**Listed records**
··········

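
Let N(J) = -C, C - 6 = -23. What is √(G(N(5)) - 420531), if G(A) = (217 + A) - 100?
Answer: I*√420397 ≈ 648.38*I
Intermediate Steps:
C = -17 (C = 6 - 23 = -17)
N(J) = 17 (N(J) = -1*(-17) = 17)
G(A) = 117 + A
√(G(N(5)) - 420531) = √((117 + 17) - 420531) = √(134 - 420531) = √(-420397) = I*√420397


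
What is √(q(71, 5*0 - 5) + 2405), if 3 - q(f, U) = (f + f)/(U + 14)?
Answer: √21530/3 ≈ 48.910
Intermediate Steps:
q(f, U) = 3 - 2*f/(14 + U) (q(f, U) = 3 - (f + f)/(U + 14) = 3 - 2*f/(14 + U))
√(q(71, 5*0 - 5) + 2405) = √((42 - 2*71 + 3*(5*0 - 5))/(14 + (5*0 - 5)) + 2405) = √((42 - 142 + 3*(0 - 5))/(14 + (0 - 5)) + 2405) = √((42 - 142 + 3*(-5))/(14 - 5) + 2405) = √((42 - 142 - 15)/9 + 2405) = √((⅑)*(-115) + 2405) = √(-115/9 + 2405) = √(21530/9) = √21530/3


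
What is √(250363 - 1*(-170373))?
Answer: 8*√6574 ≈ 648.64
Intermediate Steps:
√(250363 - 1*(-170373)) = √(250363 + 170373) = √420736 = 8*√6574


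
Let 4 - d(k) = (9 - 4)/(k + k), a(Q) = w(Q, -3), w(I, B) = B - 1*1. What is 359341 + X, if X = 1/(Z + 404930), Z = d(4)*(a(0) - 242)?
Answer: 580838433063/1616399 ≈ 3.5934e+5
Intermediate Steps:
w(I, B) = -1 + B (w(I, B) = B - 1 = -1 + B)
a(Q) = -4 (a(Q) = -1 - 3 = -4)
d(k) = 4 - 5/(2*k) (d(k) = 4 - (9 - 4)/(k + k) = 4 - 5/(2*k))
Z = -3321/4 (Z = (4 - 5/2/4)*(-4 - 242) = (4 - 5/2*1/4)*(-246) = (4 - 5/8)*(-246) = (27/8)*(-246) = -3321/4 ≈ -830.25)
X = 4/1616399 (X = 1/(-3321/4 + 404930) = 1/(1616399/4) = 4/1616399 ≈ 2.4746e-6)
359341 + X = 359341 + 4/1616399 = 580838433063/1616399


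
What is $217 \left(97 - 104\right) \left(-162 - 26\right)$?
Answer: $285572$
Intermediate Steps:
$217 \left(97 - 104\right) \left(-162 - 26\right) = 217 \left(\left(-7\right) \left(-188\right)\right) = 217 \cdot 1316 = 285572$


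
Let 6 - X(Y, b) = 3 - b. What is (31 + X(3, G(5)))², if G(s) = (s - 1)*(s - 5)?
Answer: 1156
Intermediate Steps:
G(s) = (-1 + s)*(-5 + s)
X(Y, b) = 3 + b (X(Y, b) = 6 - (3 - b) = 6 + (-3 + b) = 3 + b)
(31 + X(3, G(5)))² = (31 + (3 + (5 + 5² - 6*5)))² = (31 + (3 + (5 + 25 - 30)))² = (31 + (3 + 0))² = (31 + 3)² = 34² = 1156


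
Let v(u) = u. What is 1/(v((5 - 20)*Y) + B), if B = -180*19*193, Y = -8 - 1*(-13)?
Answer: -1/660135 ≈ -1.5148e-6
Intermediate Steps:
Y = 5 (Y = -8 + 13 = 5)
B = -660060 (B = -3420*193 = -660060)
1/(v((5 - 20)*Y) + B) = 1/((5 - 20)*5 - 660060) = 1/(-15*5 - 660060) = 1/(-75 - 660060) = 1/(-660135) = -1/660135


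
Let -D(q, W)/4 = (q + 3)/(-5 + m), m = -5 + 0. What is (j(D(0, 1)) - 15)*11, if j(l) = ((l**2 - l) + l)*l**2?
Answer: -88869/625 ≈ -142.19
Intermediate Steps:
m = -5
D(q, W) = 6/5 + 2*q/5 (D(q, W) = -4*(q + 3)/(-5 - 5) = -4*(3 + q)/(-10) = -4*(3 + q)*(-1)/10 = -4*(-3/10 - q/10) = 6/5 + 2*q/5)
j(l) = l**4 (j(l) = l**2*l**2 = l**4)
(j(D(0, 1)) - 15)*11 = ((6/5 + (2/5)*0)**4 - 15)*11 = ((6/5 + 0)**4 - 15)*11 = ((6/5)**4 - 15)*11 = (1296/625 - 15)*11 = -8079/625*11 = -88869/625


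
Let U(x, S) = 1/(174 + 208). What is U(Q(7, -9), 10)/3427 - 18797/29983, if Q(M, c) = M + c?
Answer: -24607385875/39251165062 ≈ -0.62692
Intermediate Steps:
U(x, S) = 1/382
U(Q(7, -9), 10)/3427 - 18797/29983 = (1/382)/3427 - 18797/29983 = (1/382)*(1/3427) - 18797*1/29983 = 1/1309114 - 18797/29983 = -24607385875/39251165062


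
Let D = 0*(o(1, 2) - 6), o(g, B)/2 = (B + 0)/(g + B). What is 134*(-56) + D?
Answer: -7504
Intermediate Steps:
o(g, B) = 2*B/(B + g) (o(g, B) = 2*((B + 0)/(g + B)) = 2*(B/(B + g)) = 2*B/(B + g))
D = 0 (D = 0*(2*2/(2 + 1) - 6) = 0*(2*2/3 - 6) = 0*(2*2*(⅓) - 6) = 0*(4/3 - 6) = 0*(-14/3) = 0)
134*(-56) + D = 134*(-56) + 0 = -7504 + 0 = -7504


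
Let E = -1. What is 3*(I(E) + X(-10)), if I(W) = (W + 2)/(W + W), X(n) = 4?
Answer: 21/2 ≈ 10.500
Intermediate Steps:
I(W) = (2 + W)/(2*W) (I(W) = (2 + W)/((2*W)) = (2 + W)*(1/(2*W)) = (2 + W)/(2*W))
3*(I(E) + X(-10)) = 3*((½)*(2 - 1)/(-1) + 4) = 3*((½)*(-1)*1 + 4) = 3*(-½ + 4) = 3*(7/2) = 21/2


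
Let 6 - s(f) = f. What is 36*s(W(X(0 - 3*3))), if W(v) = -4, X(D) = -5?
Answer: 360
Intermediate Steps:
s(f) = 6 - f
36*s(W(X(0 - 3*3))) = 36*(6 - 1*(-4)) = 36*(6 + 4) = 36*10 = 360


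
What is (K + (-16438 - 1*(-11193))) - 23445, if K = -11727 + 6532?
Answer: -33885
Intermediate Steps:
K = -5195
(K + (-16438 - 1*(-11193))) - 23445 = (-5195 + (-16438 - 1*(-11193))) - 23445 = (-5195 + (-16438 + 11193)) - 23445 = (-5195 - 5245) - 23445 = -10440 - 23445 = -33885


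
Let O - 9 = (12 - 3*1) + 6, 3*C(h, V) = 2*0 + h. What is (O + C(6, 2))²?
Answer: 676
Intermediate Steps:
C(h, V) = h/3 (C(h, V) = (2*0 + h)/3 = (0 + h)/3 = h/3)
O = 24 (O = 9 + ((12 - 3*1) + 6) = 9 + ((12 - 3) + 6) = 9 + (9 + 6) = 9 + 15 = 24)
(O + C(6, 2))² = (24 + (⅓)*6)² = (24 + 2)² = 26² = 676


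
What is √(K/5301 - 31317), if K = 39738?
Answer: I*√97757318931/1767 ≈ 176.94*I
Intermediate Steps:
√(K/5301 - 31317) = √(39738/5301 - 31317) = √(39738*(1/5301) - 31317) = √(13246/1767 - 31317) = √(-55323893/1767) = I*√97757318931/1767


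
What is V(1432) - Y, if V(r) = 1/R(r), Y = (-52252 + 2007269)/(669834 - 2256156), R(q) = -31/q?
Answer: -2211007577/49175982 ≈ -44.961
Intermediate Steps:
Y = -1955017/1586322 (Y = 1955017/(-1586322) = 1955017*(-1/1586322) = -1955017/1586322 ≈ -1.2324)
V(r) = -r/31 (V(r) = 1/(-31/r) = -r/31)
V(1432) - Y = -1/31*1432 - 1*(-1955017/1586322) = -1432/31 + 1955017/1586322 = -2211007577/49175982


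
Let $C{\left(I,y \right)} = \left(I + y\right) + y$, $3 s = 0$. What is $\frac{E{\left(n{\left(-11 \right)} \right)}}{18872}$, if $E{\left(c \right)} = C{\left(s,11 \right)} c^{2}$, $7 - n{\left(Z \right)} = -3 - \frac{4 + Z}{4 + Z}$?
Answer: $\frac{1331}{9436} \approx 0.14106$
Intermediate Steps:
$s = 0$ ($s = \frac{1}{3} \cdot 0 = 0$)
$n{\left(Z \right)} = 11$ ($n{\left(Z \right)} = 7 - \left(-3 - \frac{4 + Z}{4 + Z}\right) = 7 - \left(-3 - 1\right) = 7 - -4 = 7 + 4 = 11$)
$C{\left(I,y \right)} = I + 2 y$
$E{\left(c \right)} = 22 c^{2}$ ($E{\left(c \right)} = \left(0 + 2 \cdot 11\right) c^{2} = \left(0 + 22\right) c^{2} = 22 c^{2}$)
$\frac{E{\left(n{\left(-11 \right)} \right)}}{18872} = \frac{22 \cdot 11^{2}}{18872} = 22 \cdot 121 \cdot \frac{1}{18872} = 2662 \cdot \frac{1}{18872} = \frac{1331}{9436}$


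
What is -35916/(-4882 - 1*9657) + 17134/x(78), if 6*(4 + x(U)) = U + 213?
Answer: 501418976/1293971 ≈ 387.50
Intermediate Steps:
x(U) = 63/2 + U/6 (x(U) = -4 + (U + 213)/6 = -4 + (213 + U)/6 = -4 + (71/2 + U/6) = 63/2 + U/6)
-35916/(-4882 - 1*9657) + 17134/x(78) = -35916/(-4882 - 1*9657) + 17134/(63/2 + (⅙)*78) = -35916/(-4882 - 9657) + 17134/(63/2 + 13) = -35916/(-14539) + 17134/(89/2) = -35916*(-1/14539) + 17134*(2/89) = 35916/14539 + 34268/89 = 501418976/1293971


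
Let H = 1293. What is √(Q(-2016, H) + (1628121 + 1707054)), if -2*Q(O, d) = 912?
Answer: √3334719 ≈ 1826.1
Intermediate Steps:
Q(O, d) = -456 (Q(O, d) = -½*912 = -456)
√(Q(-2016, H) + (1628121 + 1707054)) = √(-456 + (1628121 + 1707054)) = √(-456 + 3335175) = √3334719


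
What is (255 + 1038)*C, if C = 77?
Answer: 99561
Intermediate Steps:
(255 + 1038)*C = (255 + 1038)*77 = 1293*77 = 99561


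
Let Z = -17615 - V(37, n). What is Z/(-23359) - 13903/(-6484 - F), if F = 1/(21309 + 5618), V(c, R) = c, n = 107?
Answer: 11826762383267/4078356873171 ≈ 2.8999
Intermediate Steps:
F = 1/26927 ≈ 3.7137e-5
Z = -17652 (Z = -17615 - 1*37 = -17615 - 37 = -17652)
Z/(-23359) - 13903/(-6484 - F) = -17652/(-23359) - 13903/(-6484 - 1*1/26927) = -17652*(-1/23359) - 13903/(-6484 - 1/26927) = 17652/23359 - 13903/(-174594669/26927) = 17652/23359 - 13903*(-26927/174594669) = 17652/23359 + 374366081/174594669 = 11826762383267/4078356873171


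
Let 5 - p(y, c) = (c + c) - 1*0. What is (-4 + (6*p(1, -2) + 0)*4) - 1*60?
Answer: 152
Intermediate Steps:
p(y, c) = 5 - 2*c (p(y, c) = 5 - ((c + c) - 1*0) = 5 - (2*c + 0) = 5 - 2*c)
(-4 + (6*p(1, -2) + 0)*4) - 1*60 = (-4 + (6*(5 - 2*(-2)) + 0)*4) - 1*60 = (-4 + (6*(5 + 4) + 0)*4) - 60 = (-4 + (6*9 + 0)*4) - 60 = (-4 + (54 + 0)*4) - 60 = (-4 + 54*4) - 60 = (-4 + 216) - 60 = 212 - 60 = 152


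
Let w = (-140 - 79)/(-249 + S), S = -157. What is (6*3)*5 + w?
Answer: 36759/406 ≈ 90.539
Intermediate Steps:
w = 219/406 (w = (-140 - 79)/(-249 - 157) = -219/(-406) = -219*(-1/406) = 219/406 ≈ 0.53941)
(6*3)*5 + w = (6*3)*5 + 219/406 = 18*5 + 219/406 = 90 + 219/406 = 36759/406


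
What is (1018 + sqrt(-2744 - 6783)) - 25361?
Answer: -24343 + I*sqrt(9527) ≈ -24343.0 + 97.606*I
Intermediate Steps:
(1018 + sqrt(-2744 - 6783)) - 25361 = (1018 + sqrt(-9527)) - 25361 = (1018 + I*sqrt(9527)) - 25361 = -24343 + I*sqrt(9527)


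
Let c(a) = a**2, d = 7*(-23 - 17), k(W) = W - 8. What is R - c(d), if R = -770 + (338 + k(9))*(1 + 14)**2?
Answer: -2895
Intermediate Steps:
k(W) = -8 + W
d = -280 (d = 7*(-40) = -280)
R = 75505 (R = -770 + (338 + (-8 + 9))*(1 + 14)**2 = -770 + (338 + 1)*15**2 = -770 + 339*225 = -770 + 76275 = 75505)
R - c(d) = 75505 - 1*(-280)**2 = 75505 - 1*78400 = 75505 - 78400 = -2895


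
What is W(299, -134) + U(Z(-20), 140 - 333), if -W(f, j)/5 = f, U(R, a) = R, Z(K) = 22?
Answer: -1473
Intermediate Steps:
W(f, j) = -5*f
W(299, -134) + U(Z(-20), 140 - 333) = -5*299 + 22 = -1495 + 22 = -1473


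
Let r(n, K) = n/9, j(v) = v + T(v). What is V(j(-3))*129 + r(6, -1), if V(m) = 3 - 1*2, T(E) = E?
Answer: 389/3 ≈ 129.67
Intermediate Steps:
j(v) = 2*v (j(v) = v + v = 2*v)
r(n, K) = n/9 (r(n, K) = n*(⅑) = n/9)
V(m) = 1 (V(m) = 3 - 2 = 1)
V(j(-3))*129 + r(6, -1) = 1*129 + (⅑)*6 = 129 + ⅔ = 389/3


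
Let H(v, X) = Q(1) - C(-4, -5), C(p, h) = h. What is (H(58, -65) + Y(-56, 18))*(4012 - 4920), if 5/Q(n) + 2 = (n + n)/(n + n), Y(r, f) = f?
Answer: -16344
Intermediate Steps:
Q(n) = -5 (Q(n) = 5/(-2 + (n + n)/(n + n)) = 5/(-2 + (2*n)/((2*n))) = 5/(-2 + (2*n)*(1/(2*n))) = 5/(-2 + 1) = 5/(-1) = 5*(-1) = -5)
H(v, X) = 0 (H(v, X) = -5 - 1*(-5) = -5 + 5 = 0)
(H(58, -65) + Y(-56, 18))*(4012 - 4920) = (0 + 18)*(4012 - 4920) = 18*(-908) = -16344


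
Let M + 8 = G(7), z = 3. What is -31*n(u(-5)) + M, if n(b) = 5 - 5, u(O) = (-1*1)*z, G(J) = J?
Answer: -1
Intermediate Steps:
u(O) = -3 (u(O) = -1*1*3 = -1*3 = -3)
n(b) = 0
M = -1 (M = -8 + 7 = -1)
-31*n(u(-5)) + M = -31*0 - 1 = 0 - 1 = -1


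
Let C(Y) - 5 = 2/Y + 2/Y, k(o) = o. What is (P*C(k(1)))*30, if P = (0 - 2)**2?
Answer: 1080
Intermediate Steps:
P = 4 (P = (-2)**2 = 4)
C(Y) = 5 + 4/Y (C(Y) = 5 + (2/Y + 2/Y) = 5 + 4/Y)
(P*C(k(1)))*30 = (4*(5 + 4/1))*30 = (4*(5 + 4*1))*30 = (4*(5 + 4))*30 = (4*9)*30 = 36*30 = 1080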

··········

**Requirement**
Retype exactly the lines above, from the one with "What is -35916/(-4882" through the one with "Answer: 36759/406 ≈ 90.539", inclusive.

**Exercise output**
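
What is -35916/(-4882 - 1*9657) + 17134/x(78), if 6*(4 + x(U)) = U + 213?
Answer: 501418976/1293971 ≈ 387.50
Intermediate Steps:
x(U) = 63/2 + U/6 (x(U) = -4 + (U + 213)/6 = -4 + (213 + U)/6 = -4 + (71/2 + U/6) = 63/2 + U/6)
-35916/(-4882 - 1*9657) + 17134/x(78) = -35916/(-4882 - 1*9657) + 17134/(63/2 + (⅙)*78) = -35916/(-4882 - 9657) + 17134/(63/2 + 13) = -35916/(-14539) + 17134/(89/2) = -35916*(-1/14539) + 17134*(2/89) = 35916/14539 + 34268/89 = 501418976/1293971


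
Let H = 1293. What is √(Q(-2016, H) + (1628121 + 1707054)), if -2*Q(O, d) = 912?
Answer: √3334719 ≈ 1826.1
Intermediate Steps:
Q(O, d) = -456 (Q(O, d) = -½*912 = -456)
√(Q(-2016, H) + (1628121 + 1707054)) = √(-456 + (1628121 + 1707054)) = √(-456 + 3335175) = √3334719


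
What is (255 + 1038)*C, if C = 77?
Answer: 99561
Intermediate Steps:
(255 + 1038)*C = (255 + 1038)*77 = 1293*77 = 99561


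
Let Z = -17615 - V(37, n). What is Z/(-23359) - 13903/(-6484 - F), if F = 1/(21309 + 5618), V(c, R) = c, n = 107?
Answer: 11826762383267/4078356873171 ≈ 2.8999
Intermediate Steps:
F = 1/26927 ≈ 3.7137e-5
Z = -17652 (Z = -17615 - 1*37 = -17615 - 37 = -17652)
Z/(-23359) - 13903/(-6484 - F) = -17652/(-23359) - 13903/(-6484 - 1*1/26927) = -17652*(-1/23359) - 13903/(-6484 - 1/26927) = 17652/23359 - 13903/(-174594669/26927) = 17652/23359 - 13903*(-26927/174594669) = 17652/23359 + 374366081/174594669 = 11826762383267/4078356873171


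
Let 5 - p(y, c) = (c + c) - 1*0. What is (-4 + (6*p(1, -2) + 0)*4) - 1*60?
Answer: 152
Intermediate Steps:
p(y, c) = 5 - 2*c (p(y, c) = 5 - ((c + c) - 1*0) = 5 - (2*c + 0) = 5 - 2*c)
(-4 + (6*p(1, -2) + 0)*4) - 1*60 = (-4 + (6*(5 - 2*(-2)) + 0)*4) - 1*60 = (-4 + (6*(5 + 4) + 0)*4) - 60 = (-4 + (6*9 + 0)*4) - 60 = (-4 + (54 + 0)*4) - 60 = (-4 + 54*4) - 60 = (-4 + 216) - 60 = 212 - 60 = 152


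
Let w = (-140 - 79)/(-249 + S), S = -157. What is (6*3)*5 + w?
Answer: 36759/406 ≈ 90.539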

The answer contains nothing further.